» **INSTRUCTIONS TO FOLLOW**: Each line of the data has to be retyped exactly as it is.

» **DATA FOR THIS EXERCISE**:
____
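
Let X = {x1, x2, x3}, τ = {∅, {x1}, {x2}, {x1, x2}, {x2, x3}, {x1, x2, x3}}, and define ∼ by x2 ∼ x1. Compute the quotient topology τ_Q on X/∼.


X/∼ = {[x1=x2], [x3]}; |τ_Q| = 3.

Equivalence classes: [x1=x2], [x3].
Quotient map π: X → X/∼ sends x1 ↦ [x1=x2], x2 ↦ [x1=x2], x3 ↦ [x3].
For each subset V ⊆ X/∼, compute π^{-1}(V) ⊆ X and check whether π^{-1}(V) ∈ τ. V is open in τ_Q iff π^{-1}(V) ∈ τ.
  V = {}: π^{-1}(V) = ∅ ∈ τ ✓.
  V = {[x1=x2]}: π^{-1}(V) = {x1, x2} ∈ τ ✓.
  V = {[x3]}: π^{-1}(V) = {x3} ∉ τ ✗.
  V = {[x1=x2], [x3]}: π^{-1}(V) = {x1, x2, x3} ∈ τ ✓.
Open sets in the quotient: τ_Q = {{}, {[x1=x2]}, {[x1=x2], [x3]}} (3 elements).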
____
» **ANSWER FOR THIS EXERCISE**:
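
Let X = {x1, x2, x3}, τ = {∅, {x1}, {x2}, {x1, x2}, {x2, x3}, {x1, x2, x3}}, and define ∼ by x2 ∼ x1. Compute the quotient topology τ_Q on X/∼.


X/∼ = {[x1=x2], [x3]}; |τ_Q| = 3.

Equivalence classes: [x1=x2], [x3].
Quotient map π: X → X/∼ sends x1 ↦ [x1=x2], x2 ↦ [x1=x2], x3 ↦ [x3].
For each subset V ⊆ X/∼, compute π^{-1}(V) ⊆ X and check whether π^{-1}(V) ∈ τ. V is open in τ_Q iff π^{-1}(V) ∈ τ.
  V = {}: π^{-1}(V) = ∅ ∈ τ ✓.
  V = {[x1=x2]}: π^{-1}(V) = {x1, x2} ∈ τ ✓.
  V = {[x3]}: π^{-1}(V) = {x3} ∉ τ ✗.
  V = {[x1=x2], [x3]}: π^{-1}(V) = {x1, x2, x3} ∈ τ ✓.
Open sets in the quotient: τ_Q = {{}, {[x1=x2]}, {[x1=x2], [x3]}} (3 elements).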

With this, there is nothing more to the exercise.